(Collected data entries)
------
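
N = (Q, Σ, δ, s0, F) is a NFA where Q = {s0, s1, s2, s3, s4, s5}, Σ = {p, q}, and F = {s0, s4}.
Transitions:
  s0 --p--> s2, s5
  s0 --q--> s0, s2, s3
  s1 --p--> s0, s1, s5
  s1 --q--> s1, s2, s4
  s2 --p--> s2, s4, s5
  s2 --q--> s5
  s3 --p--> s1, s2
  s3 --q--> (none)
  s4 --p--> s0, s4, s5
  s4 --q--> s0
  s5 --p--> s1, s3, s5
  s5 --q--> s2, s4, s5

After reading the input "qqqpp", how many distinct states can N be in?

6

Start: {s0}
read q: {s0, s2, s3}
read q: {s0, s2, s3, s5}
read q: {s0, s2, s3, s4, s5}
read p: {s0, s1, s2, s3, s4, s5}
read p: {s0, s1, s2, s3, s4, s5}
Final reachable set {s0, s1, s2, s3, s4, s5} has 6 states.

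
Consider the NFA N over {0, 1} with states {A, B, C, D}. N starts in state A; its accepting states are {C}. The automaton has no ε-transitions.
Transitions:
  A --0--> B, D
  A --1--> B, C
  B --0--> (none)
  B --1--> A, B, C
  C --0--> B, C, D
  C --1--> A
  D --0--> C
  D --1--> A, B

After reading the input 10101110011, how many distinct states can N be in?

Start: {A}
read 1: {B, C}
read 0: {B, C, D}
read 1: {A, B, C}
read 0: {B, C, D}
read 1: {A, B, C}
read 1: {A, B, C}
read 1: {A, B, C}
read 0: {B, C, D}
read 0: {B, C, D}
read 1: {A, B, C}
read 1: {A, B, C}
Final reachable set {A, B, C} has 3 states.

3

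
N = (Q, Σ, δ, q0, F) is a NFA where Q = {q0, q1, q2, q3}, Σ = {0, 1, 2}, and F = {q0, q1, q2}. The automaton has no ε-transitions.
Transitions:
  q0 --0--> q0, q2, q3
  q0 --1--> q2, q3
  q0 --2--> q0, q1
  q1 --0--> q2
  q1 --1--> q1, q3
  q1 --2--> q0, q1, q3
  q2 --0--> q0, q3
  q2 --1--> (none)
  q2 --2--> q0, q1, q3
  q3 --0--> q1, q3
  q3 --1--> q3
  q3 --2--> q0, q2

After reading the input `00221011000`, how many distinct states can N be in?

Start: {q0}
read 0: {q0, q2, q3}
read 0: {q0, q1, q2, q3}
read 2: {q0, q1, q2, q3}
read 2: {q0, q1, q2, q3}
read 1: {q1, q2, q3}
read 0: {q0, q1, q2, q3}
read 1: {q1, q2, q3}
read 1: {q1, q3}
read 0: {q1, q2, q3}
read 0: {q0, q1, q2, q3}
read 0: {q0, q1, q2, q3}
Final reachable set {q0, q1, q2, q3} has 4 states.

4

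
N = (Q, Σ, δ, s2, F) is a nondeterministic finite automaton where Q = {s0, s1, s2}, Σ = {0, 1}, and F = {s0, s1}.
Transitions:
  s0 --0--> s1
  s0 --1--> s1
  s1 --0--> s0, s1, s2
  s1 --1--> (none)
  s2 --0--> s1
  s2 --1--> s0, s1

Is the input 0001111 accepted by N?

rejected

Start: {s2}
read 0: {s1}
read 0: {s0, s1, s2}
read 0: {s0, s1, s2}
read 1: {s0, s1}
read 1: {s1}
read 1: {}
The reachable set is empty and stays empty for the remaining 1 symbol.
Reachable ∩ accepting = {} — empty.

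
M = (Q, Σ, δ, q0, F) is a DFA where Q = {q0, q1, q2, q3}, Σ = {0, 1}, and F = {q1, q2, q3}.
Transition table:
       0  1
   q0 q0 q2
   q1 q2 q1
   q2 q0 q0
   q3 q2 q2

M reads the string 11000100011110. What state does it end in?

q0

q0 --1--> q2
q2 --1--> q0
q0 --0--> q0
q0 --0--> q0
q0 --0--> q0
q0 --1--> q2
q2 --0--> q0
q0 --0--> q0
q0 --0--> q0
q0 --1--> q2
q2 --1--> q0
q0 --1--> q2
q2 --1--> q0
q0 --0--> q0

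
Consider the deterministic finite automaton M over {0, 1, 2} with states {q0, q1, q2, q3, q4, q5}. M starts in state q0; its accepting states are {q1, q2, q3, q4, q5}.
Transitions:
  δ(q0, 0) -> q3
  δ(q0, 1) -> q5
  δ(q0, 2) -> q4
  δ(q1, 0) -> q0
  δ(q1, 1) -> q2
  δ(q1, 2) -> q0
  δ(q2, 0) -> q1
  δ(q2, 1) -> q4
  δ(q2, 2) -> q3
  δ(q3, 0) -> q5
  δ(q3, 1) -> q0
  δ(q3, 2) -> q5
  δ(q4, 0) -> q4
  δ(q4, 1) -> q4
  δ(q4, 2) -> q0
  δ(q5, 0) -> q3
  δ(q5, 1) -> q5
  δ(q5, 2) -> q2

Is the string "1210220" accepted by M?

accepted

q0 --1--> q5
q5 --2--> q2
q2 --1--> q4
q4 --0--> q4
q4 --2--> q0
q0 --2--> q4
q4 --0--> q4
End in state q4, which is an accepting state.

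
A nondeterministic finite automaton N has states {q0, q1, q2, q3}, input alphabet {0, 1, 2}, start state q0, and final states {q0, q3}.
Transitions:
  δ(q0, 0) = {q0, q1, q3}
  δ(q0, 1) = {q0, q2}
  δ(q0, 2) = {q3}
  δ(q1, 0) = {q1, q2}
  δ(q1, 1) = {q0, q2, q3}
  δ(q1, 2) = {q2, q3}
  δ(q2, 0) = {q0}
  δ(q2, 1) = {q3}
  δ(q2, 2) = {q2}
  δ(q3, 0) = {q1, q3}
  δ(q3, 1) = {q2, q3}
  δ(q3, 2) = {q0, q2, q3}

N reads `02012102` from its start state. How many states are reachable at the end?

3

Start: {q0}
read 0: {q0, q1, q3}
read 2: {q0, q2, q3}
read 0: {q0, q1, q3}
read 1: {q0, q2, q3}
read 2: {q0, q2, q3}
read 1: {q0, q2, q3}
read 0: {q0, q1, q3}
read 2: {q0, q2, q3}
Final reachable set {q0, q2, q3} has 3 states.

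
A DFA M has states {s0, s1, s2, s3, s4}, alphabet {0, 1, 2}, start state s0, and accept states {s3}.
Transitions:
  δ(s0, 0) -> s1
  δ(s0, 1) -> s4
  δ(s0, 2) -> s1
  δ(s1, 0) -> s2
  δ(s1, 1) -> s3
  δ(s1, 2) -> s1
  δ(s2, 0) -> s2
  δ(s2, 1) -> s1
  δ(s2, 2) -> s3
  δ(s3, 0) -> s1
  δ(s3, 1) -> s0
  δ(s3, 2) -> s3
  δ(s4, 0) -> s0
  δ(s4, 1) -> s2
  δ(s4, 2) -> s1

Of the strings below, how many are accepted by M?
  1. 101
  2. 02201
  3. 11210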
------
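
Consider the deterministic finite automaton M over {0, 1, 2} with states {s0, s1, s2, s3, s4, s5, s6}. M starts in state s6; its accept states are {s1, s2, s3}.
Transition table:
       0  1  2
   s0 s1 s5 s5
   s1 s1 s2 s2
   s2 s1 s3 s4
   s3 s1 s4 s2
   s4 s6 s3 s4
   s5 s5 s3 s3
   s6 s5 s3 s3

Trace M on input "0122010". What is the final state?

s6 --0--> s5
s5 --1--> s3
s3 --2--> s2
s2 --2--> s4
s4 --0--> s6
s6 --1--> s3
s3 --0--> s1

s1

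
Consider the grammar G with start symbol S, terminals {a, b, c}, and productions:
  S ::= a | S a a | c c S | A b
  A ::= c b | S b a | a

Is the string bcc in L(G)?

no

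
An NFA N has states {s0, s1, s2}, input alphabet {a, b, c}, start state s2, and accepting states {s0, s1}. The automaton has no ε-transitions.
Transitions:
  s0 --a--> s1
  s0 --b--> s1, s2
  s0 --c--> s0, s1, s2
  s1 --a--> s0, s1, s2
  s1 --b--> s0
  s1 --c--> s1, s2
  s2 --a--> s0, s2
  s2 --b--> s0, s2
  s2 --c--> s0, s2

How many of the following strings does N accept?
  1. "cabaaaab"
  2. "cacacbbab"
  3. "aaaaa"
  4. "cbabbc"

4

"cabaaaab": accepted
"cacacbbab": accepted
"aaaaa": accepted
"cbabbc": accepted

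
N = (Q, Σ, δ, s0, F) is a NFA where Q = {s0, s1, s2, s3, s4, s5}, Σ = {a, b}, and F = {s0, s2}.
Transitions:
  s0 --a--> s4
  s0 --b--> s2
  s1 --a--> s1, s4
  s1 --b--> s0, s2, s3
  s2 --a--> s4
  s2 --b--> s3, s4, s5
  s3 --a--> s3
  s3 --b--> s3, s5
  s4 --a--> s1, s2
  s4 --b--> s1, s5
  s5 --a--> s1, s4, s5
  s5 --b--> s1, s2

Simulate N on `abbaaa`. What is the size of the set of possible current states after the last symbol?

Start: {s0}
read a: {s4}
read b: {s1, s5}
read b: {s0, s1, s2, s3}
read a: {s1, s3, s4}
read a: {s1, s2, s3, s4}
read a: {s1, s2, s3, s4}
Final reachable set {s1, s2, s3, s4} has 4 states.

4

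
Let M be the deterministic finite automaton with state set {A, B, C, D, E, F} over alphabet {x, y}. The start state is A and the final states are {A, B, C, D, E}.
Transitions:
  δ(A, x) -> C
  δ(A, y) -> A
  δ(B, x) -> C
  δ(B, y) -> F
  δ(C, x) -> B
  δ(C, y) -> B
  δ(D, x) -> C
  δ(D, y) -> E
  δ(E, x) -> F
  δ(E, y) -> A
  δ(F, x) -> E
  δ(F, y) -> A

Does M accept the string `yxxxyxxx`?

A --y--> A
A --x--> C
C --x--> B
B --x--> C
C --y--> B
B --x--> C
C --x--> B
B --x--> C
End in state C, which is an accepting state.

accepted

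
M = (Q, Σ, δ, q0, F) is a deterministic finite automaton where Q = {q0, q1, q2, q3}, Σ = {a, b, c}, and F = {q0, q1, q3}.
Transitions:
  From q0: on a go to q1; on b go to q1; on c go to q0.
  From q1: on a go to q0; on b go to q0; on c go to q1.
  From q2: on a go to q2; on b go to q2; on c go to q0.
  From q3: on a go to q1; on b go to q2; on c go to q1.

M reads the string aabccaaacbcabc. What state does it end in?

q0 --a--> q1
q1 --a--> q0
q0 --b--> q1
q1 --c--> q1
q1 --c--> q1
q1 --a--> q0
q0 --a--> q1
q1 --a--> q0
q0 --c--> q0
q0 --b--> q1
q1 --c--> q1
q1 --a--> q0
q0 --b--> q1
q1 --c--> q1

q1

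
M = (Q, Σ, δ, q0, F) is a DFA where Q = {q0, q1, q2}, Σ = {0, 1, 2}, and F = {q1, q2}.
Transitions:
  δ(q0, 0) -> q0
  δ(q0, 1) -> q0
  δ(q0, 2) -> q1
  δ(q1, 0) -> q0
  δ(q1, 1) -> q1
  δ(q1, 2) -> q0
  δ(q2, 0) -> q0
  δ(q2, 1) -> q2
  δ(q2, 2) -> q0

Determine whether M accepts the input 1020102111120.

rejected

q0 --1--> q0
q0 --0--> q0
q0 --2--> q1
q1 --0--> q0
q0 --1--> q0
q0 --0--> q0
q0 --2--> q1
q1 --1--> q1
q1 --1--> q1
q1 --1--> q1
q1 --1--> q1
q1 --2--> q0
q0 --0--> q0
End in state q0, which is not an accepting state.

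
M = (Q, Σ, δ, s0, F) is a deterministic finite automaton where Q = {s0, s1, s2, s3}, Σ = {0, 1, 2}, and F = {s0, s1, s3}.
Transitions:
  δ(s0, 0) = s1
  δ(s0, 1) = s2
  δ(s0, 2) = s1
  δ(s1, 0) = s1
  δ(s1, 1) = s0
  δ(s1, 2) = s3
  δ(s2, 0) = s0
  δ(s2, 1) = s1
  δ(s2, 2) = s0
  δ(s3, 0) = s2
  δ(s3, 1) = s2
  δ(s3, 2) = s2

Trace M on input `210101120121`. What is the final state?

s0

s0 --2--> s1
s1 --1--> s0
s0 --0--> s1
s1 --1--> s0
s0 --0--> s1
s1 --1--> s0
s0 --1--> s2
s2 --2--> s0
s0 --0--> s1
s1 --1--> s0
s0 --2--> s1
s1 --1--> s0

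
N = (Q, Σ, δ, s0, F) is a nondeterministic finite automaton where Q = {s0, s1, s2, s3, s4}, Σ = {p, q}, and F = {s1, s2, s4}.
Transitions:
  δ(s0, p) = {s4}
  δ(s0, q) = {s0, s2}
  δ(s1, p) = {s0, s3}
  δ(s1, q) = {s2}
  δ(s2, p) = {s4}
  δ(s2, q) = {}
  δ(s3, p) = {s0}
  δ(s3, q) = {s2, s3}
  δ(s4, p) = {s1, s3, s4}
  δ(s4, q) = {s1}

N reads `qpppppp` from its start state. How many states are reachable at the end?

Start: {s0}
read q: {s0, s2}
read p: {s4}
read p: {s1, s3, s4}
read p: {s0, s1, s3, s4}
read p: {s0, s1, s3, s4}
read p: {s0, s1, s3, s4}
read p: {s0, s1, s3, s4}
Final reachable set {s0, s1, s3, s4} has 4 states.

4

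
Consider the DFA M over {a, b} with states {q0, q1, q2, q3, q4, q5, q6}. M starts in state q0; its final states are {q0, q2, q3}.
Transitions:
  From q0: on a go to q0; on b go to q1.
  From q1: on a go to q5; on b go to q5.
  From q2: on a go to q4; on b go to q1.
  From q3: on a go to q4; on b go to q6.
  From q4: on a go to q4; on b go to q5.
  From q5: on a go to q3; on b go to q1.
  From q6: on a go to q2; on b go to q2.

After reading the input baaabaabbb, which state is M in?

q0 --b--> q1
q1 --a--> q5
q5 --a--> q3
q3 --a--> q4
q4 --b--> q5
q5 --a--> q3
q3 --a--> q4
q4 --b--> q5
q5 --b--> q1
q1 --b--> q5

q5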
------
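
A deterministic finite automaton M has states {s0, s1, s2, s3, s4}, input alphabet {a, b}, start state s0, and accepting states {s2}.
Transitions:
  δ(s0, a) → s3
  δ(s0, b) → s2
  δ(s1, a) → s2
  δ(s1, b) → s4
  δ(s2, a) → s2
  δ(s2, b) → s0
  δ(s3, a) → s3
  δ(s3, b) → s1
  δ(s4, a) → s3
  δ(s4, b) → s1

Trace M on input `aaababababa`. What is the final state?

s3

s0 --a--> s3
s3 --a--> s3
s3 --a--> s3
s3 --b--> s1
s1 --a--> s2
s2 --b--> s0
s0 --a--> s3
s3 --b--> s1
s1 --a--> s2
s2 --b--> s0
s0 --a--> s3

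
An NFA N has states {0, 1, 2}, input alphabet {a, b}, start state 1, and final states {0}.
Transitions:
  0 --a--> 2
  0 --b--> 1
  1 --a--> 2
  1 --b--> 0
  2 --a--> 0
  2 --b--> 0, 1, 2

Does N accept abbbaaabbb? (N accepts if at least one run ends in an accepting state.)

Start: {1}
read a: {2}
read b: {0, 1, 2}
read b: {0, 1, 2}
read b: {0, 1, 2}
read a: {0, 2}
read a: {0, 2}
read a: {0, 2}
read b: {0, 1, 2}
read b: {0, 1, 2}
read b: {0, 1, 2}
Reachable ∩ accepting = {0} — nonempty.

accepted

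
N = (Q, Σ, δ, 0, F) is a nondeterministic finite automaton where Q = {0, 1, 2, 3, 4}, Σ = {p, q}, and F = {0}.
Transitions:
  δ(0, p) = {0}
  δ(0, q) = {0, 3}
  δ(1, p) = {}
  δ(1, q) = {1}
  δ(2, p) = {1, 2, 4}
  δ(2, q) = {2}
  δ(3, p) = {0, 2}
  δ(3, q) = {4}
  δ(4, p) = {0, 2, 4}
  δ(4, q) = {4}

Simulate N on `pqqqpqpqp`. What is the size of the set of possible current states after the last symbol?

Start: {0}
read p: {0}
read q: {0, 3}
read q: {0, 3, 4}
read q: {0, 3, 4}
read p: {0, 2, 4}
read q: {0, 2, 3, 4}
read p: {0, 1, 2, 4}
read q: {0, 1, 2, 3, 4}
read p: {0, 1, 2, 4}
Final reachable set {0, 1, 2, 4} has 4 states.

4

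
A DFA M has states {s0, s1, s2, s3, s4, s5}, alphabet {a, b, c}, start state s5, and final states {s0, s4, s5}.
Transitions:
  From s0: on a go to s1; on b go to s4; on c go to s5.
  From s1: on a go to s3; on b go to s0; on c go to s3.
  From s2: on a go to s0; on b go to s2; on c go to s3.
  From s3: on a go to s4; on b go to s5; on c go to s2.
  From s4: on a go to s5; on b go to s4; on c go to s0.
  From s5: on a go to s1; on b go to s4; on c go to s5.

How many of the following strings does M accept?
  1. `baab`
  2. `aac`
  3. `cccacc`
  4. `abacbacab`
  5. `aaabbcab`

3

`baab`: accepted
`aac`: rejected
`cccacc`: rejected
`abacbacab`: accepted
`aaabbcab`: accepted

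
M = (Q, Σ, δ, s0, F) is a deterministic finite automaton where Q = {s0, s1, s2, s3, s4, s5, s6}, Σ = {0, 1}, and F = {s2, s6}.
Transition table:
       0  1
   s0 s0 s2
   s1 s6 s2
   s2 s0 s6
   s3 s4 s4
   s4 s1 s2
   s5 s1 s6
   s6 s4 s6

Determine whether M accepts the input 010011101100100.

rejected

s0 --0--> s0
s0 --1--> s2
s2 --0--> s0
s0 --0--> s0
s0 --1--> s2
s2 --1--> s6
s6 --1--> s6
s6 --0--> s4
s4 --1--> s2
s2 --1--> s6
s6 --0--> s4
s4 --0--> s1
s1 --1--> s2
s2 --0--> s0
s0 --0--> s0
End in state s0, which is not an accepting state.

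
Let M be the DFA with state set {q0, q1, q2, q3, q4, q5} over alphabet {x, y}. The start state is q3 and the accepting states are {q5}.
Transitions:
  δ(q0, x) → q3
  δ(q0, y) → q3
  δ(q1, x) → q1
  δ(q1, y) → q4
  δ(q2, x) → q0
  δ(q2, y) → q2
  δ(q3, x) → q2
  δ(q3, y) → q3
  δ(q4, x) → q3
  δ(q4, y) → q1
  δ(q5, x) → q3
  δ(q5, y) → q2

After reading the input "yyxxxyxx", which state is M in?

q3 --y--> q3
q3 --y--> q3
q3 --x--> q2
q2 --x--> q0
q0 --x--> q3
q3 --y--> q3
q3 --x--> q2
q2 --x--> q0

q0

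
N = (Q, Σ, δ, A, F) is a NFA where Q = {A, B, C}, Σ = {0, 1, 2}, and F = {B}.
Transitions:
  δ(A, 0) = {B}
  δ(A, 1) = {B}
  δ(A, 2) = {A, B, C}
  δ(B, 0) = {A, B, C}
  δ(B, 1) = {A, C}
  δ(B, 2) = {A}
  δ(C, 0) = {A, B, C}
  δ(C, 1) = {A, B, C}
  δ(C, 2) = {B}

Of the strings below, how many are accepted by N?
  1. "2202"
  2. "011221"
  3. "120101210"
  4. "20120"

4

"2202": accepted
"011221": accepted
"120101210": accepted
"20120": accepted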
------
▶ **Brief**
Which lines hold the word "following"? Copy each of them from the records.

▶ **Answer for the task**
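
How many of the following strings does N accept?
How many of the following strings does M accept?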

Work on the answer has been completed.